WHAT THE TASK REQUIRES >>
Exact repetition of the data below is required.

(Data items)
-- Opening Marker --

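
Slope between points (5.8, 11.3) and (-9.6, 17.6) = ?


dy = 17.6 - 11.3 = 6.3
dx = -9.6 - 5.8 = -15.4
m = 6.3/(-15.4) = -0.4091

m = -0.4091


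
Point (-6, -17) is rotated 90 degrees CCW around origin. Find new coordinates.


cos(90) = 0, sin(90) = 1
x' = -6*0 + 17*1 = 17
y' = -6*1 - 17*0 = -6

(17, -6)


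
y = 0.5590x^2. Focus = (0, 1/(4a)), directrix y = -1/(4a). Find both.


a = 0.5590
1/(4a) = 0.4472
Focus = (0, 0.4472)
Directrix: y = -0.4472

Focus = (0, 0.4472), Directrix: y = -0.4472


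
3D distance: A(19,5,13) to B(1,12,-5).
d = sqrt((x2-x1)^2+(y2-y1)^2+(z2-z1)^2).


dx=-18, dy=7, dz=-18
d = sqrt(324+49+324) = sqrt(697) = 26.4008

26.4008


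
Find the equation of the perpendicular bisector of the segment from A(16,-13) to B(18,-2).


Midpoint = (17, -7.5)
Slope of AB = dy/dx = 11/2 = 5.5000
Perp slope = -dx/dy = -2/11 = -0.1818
b = My - (perp slope)*Mx = -7.5 + (2*17)/11 = -7.5 + 3.0909 = -4.4091

y = -0.1818x - 4.4091


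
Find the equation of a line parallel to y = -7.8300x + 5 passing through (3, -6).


Parallel lines have equal slopes.
m2 = -7.8300
b2 = -6 + 7.8300*3 = 17.4900

y = -7.8300x + 17.4900


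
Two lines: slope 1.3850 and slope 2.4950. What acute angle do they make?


m1-m2 = -1.11
1+m1*m2 = 4.455575
tan(theta) = |-1.11/4.455575| = 0.249126
theta = arctan(|-1.11/4.455575|) = 13.9891 degrees (acute angle)

13.9891 degrees


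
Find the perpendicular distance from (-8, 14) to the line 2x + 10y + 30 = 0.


|2*(-8) + 10*14 + 30| = |154| = 154
sqrt(4 + 100) = sqrt(104) = 10.1980
d = 154/sqrt(104) = 15.1009

15.1009


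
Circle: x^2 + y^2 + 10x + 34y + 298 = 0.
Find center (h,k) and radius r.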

-- Closing Marker --

RESPONSE TO THIS EXERCISE >>
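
Slope between points (5.8, 11.3) and (-9.6, 17.6) = ?


dy = 17.6 - 11.3 = 6.3
dx = -9.6 - 5.8 = -15.4
m = 6.3/(-15.4) = -0.4091

m = -0.4091


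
Point (-6, -17) is rotated 90 degrees CCW around origin. Find new coordinates.


cos(90) = 0, sin(90) = 1
x' = -6*0 + 17*1 = 17
y' = -6*1 - 17*0 = -6

(17, -6)


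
y = 0.5590x^2. Focus = (0, 1/(4a)), directrix y = -1/(4a). Find both.


a = 0.5590
1/(4a) = 0.4472
Focus = (0, 0.4472)
Directrix: y = -0.4472

Focus = (0, 0.4472), Directrix: y = -0.4472


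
3D distance: A(19,5,13) to B(1,12,-5).
d = sqrt((x2-x1)^2+(y2-y1)^2+(z2-z1)^2).


dx=-18, dy=7, dz=-18
d = sqrt(324+49+324) = sqrt(697) = 26.4008

26.4008


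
Find the equation of the perpendicular bisector of the segment from A(16,-13) to B(18,-2).


Midpoint = (17, -7.5)
Slope of AB = dy/dx = 11/2 = 5.5000
Perp slope = -dx/dy = -2/11 = -0.1818
b = My - (perp slope)*Mx = -7.5 + (2*17)/11 = -7.5 + 3.0909 = -4.4091

y = -0.1818x - 4.4091


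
Find the equation of a line parallel to y = -7.8300x + 5 passing through (3, -6).


Parallel lines have equal slopes.
m2 = -7.8300
b2 = -6 + 7.8300*3 = 17.4900

y = -7.8300x + 17.4900


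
Two lines: slope 1.3850 and slope 2.4950. What acute angle do they make?


m1-m2 = -1.11
1+m1*m2 = 4.455575
tan(theta) = |-1.11/4.455575| = 0.249126
theta = arctan(|-1.11/4.455575|) = 13.9891 degrees (acute angle)

13.9891 degrees


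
Find the perpendicular distance from (-8, 14) to the line 2x + 10y + 30 = 0.


|2*(-8) + 10*14 + 30| = |154| = 154
sqrt(4 + 100) = sqrt(104) = 10.1980
d = 154/sqrt(104) = 15.1009

15.1009


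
Circle: x^2 + y^2 + 10x + 34y + 298 = 0.
Find center (h,k) and radius r.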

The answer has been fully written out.